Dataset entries
^^^^

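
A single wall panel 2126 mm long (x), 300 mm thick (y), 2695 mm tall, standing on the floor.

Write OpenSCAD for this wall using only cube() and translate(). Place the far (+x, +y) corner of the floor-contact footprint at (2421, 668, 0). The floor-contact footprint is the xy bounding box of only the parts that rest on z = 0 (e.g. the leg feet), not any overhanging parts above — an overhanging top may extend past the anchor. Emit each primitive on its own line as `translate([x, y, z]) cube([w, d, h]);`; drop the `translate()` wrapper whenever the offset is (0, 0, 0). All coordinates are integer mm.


translate([295, 368, 0]) cube([2126, 300, 2695]);


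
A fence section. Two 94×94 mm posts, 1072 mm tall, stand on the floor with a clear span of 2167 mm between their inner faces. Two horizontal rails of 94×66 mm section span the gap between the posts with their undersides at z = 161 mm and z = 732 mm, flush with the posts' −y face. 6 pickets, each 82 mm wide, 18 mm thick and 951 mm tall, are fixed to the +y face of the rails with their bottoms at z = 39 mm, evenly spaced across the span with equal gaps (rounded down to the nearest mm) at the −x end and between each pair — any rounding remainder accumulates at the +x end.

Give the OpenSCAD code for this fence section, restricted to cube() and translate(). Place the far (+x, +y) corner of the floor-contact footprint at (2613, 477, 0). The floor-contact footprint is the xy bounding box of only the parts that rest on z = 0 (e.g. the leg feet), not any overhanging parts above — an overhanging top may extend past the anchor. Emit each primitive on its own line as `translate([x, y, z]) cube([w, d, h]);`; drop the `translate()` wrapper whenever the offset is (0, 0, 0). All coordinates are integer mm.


translate([258, 383, 0]) cube([94, 94, 1072]);
translate([2519, 383, 0]) cube([94, 94, 1072]);
translate([352, 383, 161]) cube([2167, 94, 66]);
translate([352, 383, 732]) cube([2167, 94, 66]);
translate([591, 477, 39]) cube([82, 18, 951]);
translate([912, 477, 39]) cube([82, 18, 951]);
translate([1233, 477, 39]) cube([82, 18, 951]);
translate([1554, 477, 39]) cube([82, 18, 951]);
translate([1875, 477, 39]) cube([82, 18, 951]);
translate([2196, 477, 39]) cube([82, 18, 951]);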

^^^^

Retype, exactly and in full, the lines above from the one containing "Write OpenSCAD for" through the one containing "A fence section.".

SOLVED EXERCISE:
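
Write OpenSCAD for this wall using only cube() and translate(). Place the far (+x, +y) corner of the floor-contact footprint at (2421, 668, 0). The floor-contact footprint is the xy bounding box of only the parts that rest on z = 0 (e.g. the leg feet), not any overhanging parts above — an overhanging top may extend past the anchor. Emit each primitive on its own line as `translate([x, y, z]) cube([w, d, h]);`; drop the `translate()` wrapper whenever the offset is (0, 0, 0). All coordinates are integer mm.


translate([295, 368, 0]) cube([2126, 300, 2695]);


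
A fence section. Two 94×94 mm posts, 1072 mm tall, stand on the floor with a clear span of 2167 mm between their inner faces. Two horizontal rails of 94×66 mm section span the gap between the posts with their undersides at z = 161 mm and z = 732 mm, flush with the posts' −y face. 6 pickets, each 82 mm wide, 18 mm thick and 951 mm tall, are fixed to the +y face of the rails with their bottoms at z = 39 mm, evenly spaced across the span with equal gaps (rounded down to the nearest mm) at the −x end and between each pair — any rounding remainder accumulates at the +x end.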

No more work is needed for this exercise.